*** Opening of PROVIDED DATA ***

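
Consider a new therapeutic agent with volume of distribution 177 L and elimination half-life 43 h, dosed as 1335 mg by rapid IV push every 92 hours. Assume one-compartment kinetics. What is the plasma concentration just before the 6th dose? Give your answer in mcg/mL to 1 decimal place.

f = (1/2)^(τ/t½) = (1/2)^(92/43) ≈ 0.2270.
C₀ = D/Vd = 1335/177 ≈ 7.542 mcg/mL.
Before the 6th dose, 5 doses have been given. Superposition: Cmin = C₀·(f + f² + … + f^5).
≈ 7.542 × (0.2270 + 0.0515 + 0.0117 + 0.0027 + 0.0006) ≈ 7.542 × 0.2935 ≈ 2.214 mcg/mL.

2.2 mcg/mL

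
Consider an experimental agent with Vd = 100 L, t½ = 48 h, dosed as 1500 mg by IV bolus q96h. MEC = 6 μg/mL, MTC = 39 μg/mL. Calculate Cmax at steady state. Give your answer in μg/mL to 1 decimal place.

20.0 μg/mL

The dosing interval is 2 half-lives, so f = 2^(−2) = 0.25.
Accumulation ratio R = 1/(1 − f) = 1/0.75 = 4/3.
Single-dose peak C₀ = D/Vd = 1500/100 = 15 μg/mL.
Steady-state peak Cmax,ss = C₀·R = 15 × 4/3 ≈ 20.000 μg/mL.
Peak 20.0 μg/mL vs MTC 39 μg/mL: below toxic threshold.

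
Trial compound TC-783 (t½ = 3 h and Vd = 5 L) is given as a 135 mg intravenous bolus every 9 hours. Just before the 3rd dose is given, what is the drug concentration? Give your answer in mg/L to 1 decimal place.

f = (1/2)^(τ/t½) = (1/2)^(9/3) ≈ 0.1250.
C₀ = D/Vd = 135/5 ≈ 27.000 mg/L.
Before the 3rd dose, 2 doses have been given. Superposition: Cmin = C₀·(f + f²).
≈ 27.000 × (0.1250 + 0.0156) ≈ 27.000 × 0.1406 ≈ 3.796 mg/L.

3.8 mg/L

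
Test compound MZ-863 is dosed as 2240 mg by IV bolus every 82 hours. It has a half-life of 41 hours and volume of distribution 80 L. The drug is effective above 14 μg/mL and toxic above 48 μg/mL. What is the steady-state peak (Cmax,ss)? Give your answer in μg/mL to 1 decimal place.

τ = 82 h = 2 half-lives, so f = (1/2)^2 = 0.25.
Accumulation ratio R = 1/(1 − f) = 1/0.75 = 4/3.
Single-dose peak C₀ = D/Vd = 2240/80 = 28 μg/mL.
Steady-state peak Cmax,ss = C₀·R = 28 × 4/3 ≈ 37.333 μg/mL.
Peak 37.3 μg/mL vs MTC 48 μg/mL: below toxic threshold.

37.3 μg/mL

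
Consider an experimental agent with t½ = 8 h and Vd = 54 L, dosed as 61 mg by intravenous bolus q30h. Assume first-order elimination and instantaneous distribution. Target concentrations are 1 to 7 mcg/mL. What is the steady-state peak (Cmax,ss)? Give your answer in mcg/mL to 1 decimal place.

k = ln2/t½ = ln2/8 ≈ 0.086643 h⁻¹; fraction remaining f = e^(−kτ) = e^(−0.086643×30) ≈ 0.0743.
At steady state, accumulation factor R = 1/(1 − e^(−kτ)) ≈ 1.0803.
Each bolus raises the concentration by D/Vd = 61/54 ≈ 1.130 mcg/mL.
Steady-state peak Cmax,ss = C₀·R ≈ 1.130 × 1.0803 ≈ 1.221 mcg/mL.
Peak 1.2 mcg/mL vs MTC 7 mcg/mL: below toxic threshold.

1.2 mcg/mL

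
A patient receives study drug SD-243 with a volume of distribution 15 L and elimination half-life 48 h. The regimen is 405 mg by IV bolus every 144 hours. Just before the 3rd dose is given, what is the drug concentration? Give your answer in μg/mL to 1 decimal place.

f = (1/2)^(τ/t½) = (1/2)^(144/48) ≈ 0.1250.
C₀ = D/Vd = 405/15 ≈ 27.000 μg/mL.
Before the 3rd dose, 2 doses have been given. Superposition: Cmin = C₀·(f + f²).
≈ 27.000 × (0.1250 + 0.0156) ≈ 27.000 × 0.1406 ≈ 3.796 μg/mL.

3.8 μg/mL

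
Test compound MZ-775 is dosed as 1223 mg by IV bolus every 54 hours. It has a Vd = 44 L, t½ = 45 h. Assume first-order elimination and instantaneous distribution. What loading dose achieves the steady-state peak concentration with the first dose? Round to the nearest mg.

2166 mg

f = (1/2)^(54/45) ≈ 0.435275; accumulation ratio R = 1/(1−f) ≈ 1.77077.
Loading dose to hit Cmax,ss on first dose: D_load = D_maint·R ≈ 1223 × 1.77077 ≈ 2165.65 mg.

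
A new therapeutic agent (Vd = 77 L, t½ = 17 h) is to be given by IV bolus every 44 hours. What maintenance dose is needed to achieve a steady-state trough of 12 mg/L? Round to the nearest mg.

4633 mg

τ/t½ = 44/17 ≈ 2.5882, so f = (1/2)^(44/17) ≈ 0.166289.
Cmin,ss = (D/Vd)·f/(1−f), so D = Cmin,ss·Vd·(1−f)/f.
D = 12 × 77 × (1−f)/f ≈ 12 × 77 × 5.01363 ≈ 4632.59 mg.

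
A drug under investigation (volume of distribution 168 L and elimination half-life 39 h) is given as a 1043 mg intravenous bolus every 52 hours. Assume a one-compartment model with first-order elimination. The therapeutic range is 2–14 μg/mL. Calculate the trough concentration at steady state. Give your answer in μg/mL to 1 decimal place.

τ/t½ = 52/39 ≈ 1.3333, so fraction remaining f = (1/2)^(52/39) ≈ 0.3969.
Each bolus raises the concentration by D/Vd = 1043/168 ≈ 6.208 μg/mL.
Steady-state trough Cmin,ss = C₀·f/(1−f) ≈ 6.208 × 0.3969/0.6031 ≈ 4.085 μg/mL.
Trough 4.1 μg/mL vs MEC 2 μg/mL: adequate.

4.1 μg/mL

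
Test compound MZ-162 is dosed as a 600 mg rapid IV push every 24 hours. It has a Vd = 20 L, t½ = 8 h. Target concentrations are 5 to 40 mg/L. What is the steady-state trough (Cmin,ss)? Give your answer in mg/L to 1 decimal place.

τ = 24 h = 3 half-lives, so f = (1/2)^3 = 0.125.
Accumulation ratio R = 1/(1 − f) = 1/0.875 = 8/7.
Single-dose peak C₀ = D/Vd = 600/20 = 30 mg/L.
Steady-state peak Cmax,ss = C₀·R = 30 × 8/7 ≈ 34.286 mg/L.
Steady-state trough Cmin,ss = Cmax,ss·f ≈ 34.286 × 0.125 ≈ 4.286 mg/L.
Trough 4.3 mg/L vs MEC 5 mg/L: subtherapeutic.

4.3 mg/L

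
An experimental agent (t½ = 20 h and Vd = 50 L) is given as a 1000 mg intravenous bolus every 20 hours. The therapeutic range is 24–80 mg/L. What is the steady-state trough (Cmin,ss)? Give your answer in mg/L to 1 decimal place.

τ = 20 h = 1 half-life, so f = (1/2)^1 = 0.5.
At steady state, R = 1/(1 − 0.5) = 2/1.
Single-dose peak C₀ = D/Vd = 1000/50 = 20 mg/L.
Steady-state peak Cmax,ss = C₀·R = 20 × 2/1 ≈ 40.000 mg/L.
Steady-state trough Cmin,ss = Cmax,ss·f ≈ 40.000 × 0.5 ≈ 20.000 mg/L.
Trough 20.0 mg/L vs MEC 24 mg/L: subtherapeutic.

20.0 mg/L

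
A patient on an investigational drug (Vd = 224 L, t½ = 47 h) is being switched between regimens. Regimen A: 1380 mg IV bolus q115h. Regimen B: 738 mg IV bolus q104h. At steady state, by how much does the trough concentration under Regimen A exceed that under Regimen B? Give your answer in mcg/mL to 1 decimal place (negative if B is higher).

Regimen A: f = (1/2)^(115/47) ≈ 0.1834; Cmin,ss = (1380/224)·f/(1−f) ≈ 1.384 mcg/mL.
Regimen B: f = (1/2)^(104/47) ≈ 0.2157; Cmin,ss = (738/224)·f/(1−f) ≈ 0.906 mcg/mL.
Difference ≈ 1.384 − 0.906 ≈ 0.478 mcg/mL.

0.5 mcg/mL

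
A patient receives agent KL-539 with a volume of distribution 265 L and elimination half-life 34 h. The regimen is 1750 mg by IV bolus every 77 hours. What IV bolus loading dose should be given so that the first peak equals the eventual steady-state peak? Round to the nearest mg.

2210 mg

f = (1/2)^(77/34) ≈ 0.208092; accumulation ratio R = 1/(1−f) ≈ 1.26277.
Loading dose to hit Cmax,ss on first dose: D_load = D_maint·R ≈ 1750 × 1.26277 ≈ 2209.85 mg.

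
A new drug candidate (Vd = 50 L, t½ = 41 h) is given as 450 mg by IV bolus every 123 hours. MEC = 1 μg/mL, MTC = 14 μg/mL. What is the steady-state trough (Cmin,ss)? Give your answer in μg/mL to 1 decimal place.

The dosing interval is 3 half-lives, so f = 2^(−3) = 0.125.
Accumulation ratio R = 1/(1 − f) = 1/0.875 = 8/7.
Single-dose peak C₀ = D/Vd = 450/50 = 9 μg/mL.
Steady-state peak Cmax,ss = C₀·R = 9 × 8/7 ≈ 10.286 μg/mL.
Steady-state trough Cmin,ss = Cmax,ss·f ≈ 10.286 × 0.125 ≈ 1.286 μg/mL.
Trough 1.3 μg/mL vs MEC 1 μg/mL: adequate.

1.3 μg/mL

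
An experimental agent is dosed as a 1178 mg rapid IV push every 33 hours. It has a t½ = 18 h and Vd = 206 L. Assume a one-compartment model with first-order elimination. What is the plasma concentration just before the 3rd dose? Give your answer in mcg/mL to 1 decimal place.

f = (1/2)^(τ/t½) = (1/2)^(33/18) ≈ 0.2806.
C₀ = D/Vd = 1178/206 ≈ 5.718 mcg/mL.
Before the 3rd dose, 2 doses have been given. Superposition: Cmin = C₀·(f + f²).
≈ 5.718 × (0.2806 + 0.0787) ≈ 5.718 × 0.3593 ≈ 2.054 mcg/mL.

2.1 mcg/mL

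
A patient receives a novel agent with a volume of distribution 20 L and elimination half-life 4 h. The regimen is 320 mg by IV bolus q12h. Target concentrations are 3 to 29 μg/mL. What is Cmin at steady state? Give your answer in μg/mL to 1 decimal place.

2.3 μg/mL

τ = 12 h = 3 half-lives, so f = (1/2)^3 = 0.125.
At steady state, R = 1/(1 − 0.125) = 8/7.
Single-dose peak C₀ = D/Vd = 320/20 = 16 μg/mL.
Steady-state peak Cmax,ss = C₀·R = 16 × 8/7 ≈ 18.286 μg/mL.
Steady-state trough Cmin,ss = Cmax,ss·f ≈ 18.286 × 0.125 ≈ 2.286 μg/mL.
Trough 2.3 μg/mL vs MEC 3 μg/mL: subtherapeutic.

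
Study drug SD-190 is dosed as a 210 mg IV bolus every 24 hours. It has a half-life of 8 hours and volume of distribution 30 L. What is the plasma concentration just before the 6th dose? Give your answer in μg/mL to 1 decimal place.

1.0 μg/mL

f = (1/2)^(τ/t½) = (1/2)^(24/8) ≈ 0.1250.
C₀ = D/Vd = 210/30 ≈ 7.000 μg/mL.
Before the 6th dose, 5 doses have been given. Superposition: Cmin = C₀·(f + f² + … + f^5).
≈ 7.000 × (0.1250 + 0.0156 + 0.0020 + 0.0002 + 0.0000) ≈ 7.000 × 0.1428 ≈ 1.000 μg/mL.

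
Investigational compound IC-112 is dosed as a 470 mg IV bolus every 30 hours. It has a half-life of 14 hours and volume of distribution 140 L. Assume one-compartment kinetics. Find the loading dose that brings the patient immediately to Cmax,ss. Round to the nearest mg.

f = (1/2)^(30/14) ≈ 0.226431; accumulation ratio R = 1/(1−f) ≈ 1.29271.
Loading dose to hit Cmax,ss on first dose: D_load = D_maint·R ≈ 470 × 1.29271 ≈ 607.57 mg.

608 mg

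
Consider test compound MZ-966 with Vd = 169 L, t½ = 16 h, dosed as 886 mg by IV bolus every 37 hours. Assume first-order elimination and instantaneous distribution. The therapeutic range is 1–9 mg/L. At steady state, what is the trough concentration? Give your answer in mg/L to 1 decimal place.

τ/t½ = 37/16 ≈ 2.3125, so fraction remaining f = (1/2)^(37/16) ≈ 0.2013.
Accumulation ratio R = 1/(1 − f) ≈ 1/0.7987 ≈ 1.2520.
Each bolus raises the concentration by D/Vd = 886/169 ≈ 5.243 mg/L.
Cmax,ss = C₀/(1 − f) ≈ 5.243/0.7987 ≈ 6.564 mg/L.
Steady-state trough Cmin,ss = Cmax,ss·f ≈ 6.564 × 0.2013 ≈ 1.321 mg/L.
Trough 1.3 mg/L vs MEC 1 mg/L: adequate.

1.3 mg/L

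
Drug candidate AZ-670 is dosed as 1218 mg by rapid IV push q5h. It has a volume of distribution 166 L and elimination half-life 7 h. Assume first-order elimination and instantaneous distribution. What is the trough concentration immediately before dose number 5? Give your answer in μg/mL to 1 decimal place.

f = (1/2)^(τ/t½) = (1/2)^(5/7) ≈ 0.6095.
C₀ = D/Vd = 1218/166 ≈ 7.337 μg/mL.
Before the 5th dose, 4 doses have been given. Superposition: Cmin = C₀·(f + f² + … + f^4).
≈ 7.337 × (0.6095 + 0.3715 + 0.2264 + 0.1380) ≈ 7.337 × 1.3454 ≈ 9.871 μg/mL.

9.9 μg/mL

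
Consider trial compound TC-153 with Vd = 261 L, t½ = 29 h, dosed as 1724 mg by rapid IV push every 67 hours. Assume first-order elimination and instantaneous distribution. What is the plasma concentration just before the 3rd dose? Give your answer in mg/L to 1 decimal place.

1.6 mg/L

f = (1/2)^(τ/t½) = (1/2)^(67/29) ≈ 0.2016.
C₀ = D/Vd = 1724/261 ≈ 6.605 mg/L.
Before the 3rd dose, 2 doses have been given. Superposition: Cmin = C₀·(f + f²).
≈ 6.605 × (0.2016 + 0.0406) ≈ 6.605 × 0.2422 ≈ 1.600 mg/L.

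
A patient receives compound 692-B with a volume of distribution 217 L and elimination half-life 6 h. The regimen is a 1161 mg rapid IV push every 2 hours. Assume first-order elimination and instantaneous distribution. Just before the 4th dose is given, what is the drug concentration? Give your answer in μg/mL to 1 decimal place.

f = (1/2)^(τ/t½) = (1/2)^(2/6) ≈ 0.7937.
C₀ = D/Vd = 1161/217 ≈ 5.350 μg/mL.
Before the 4th dose, 3 doses have been given. Superposition: Cmin = C₀·(f + f² + … + f^3).
≈ 5.350 × (0.7937 + 0.6300 + 0.5000) ≈ 5.350 × 1.9237 ≈ 10.292 μg/mL.

10.3 μg/mL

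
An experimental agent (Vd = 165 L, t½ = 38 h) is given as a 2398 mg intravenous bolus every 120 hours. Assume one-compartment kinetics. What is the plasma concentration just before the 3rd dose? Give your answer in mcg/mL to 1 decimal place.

f = (1/2)^(τ/t½) = (1/2)^(120/38) ≈ 0.1120.
C₀ = D/Vd = 2398/165 ≈ 14.533 mcg/mL.
Before the 3rd dose, 2 doses have been given. Superposition: Cmin = C₀·(f + f²).
≈ 14.533 × (0.1120 + 0.0125) ≈ 14.533 × 0.1245 ≈ 1.809 mcg/mL.

1.8 mcg/mL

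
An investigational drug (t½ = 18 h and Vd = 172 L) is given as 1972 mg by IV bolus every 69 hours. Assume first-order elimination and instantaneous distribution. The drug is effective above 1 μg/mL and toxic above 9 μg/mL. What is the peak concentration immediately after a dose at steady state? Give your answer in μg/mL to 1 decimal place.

τ/t½ = 69/18 ≈ 3.8333, so fraction remaining f = (1/2)^(69/18) ≈ 0.0702.
Accumulation ratio R = 1/(1 − f) ≈ 1/0.9298 ≈ 1.0755.
Each bolus raises the concentration by D/Vd = 1972/172 ≈ 11.465 μg/mL.
Cmax,ss = C₀/(1 − f) ≈ 11.465/0.9298 ≈ 12.331 μg/mL.
Peak 12.3 μg/mL vs MTC 9 μg/mL: exceeds toxic threshold.

12.3 μg/mL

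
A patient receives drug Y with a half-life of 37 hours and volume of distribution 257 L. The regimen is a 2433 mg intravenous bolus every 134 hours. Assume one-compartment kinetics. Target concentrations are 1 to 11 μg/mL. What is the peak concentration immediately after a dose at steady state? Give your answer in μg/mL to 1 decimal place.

Over one 134-h interval, 134/37 ≈ 3.6216 half-lives elapse, leaving f ≈ 0.0812 of each dose.
Accumulation ratio R = 1/(1 − f) ≈ 1/0.9188 ≈ 1.0884.
Single-dose peak C₀ = D/Vd = 2433/257 ≈ 9.467 μg/mL.
Cmax,ss = C₀/(1 − f) ≈ 9.467/0.9188 ≈ 10.304 μg/mL.
Peak 10.3 μg/mL vs MTC 11 μg/mL: below toxic threshold.

10.3 μg/mL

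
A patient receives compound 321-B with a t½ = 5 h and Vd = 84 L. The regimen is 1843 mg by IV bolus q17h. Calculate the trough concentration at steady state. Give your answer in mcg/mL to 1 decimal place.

2.3 mcg/mL

k = ln2/t½ = ln2/5 ≈ 0.138629 h⁻¹; fraction remaining f = e^(−kτ) = e^(−0.138629×17) ≈ 0.0947.
At steady state, accumulation factor R = 1/(1 − e^(−kτ)) ≈ 1.1046.
Each bolus raises the concentration by D/Vd = 1843/84 ≈ 21.940 mcg/mL.
Cmax,ss = C₀/(1 − f) ≈ 21.940/0.9053 ≈ 24.235 mcg/mL.
Steady-state trough Cmin,ss = Cmax,ss·f ≈ 24.235 × 0.0947 ≈ 2.295 mcg/mL.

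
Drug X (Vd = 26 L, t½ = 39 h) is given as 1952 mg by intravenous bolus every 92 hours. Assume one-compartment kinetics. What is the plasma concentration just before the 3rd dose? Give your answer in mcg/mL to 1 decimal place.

f = (1/2)^(τ/t½) = (1/2)^(92/39) ≈ 0.1949.
C₀ = D/Vd = 1952/26 ≈ 75.077 mcg/mL.
Before the 3rd dose, 2 doses have been given. Superposition: Cmin = C₀·(f + f²).
≈ 75.077 × (0.1949 + 0.0380) ≈ 75.077 × 0.2329 ≈ 17.485 mcg/mL.

17.5 mcg/mL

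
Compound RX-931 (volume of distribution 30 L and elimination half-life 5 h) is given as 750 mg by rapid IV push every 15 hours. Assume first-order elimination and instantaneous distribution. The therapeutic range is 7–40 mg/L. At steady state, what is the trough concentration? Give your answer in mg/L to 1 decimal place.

The dosing interval is 3 half-lives, so f = 2^(−3) = 0.125.
Accumulation ratio R = 1/(1 − f) = 1/0.875 = 8/7.
Single-dose peak C₀ = D/Vd = 750/30 = 25 mg/L.
Steady-state peak Cmax,ss = C₀·R = 25 × 8/7 ≈ 28.571 mg/L.
Steady-state trough Cmin,ss = Cmax,ss·f ≈ 28.571 × 0.125 ≈ 3.571 mg/L.
Trough 3.6 mg/L vs MEC 7 mg/L: subtherapeutic.

3.6 mg/L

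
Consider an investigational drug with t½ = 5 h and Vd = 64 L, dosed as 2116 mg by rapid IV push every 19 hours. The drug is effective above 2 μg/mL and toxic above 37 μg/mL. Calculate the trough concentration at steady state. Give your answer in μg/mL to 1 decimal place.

Over one 19-h interval, 19/5 ≈ 3.8 half-lives elapse, leaving f ≈ 0.0718 of each dose.
At steady state, accumulation factor R = 1/(1 − e^(−kτ)) ≈ 1.0774.
Each bolus raises the concentration by D/Vd = 2116/64 ≈ 33.062 μg/mL.
Steady-state peak Cmax,ss = C₀·R ≈ 33.062 × 1.0774 ≈ 35.621 μg/mL.
One interval later, Cmin,ss = Cmax,ss·e^(−kτ) ≈ 35.621 × 0.0718 ≈ 2.558 μg/mL.
Trough 2.6 μg/mL vs MEC 2 μg/mL: adequate.

2.6 μg/mL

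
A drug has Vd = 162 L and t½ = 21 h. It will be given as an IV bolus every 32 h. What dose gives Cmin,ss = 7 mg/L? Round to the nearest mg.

τ/t½ = 32/21 ≈ 1.5238, so f = (1/2)^(32/21) ≈ 0.347766.
Cmin,ss = (D/Vd)·f/(1−f), so D = Cmin,ss·Vd·(1−f)/f.
D = 7 × 162 × (1−f)/f ≈ 7 × 162 × 1.87550 ≈ 2126.82 mg.

2127 mg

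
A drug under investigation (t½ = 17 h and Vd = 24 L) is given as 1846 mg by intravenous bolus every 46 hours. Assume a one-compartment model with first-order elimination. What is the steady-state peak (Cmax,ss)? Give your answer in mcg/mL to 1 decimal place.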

*** Close of PROVIDED DATA ***

- _THE PROBLEM_: Copy, character for character, the lines from the line that holds "A drug has Vd" through the final line of the records above.

- _ANSWER AREA_:
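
A drug has Vd = 162 L and t½ = 21 h. It will be given as an IV bolus every 32 h. What dose gives Cmin,ss = 7 mg/L? Round to the nearest mg.

τ/t½ = 32/21 ≈ 1.5238, so f = (1/2)^(32/21) ≈ 0.347766.
Cmin,ss = (D/Vd)·f/(1−f), so D = Cmin,ss·Vd·(1−f)/f.
D = 7 × 162 × (1−f)/f ≈ 7 × 162 × 1.87550 ≈ 2126.82 mg.

2127 mg

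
A drug under investigation (t½ = 17 h and Vd = 24 L) is given as 1846 mg by intravenous bolus every 46 hours. Assume a one-compartment model with first-order elimination. What is the steady-state peak (Cmax,ss)? Give your answer in mcg/mL to 1 decimal place.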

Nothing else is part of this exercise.